From the data below, retype exactly the lines starting with the one that contains "cement,8.94,109,11.14,103,14.38,127,12.28,111" and ending with the one that contains "wool,8.16,118,9.82,128,9.40,113,11.72,127", both included.

##########

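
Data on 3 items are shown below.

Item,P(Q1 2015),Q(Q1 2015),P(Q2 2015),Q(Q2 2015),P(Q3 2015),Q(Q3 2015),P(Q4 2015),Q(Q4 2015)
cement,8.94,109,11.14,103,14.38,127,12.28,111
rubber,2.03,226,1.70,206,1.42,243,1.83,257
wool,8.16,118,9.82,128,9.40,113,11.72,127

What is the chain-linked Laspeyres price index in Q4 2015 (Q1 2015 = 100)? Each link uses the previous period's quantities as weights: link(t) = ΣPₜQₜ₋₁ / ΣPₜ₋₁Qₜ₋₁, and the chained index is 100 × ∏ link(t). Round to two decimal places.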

##########

> _WRITTEN SOLUTION_:
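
cement,8.94,109,11.14,103,14.38,127,12.28,111
rubber,2.03,226,1.70,206,1.42,243,1.83,257
wool,8.16,118,9.82,128,9.40,113,11.72,127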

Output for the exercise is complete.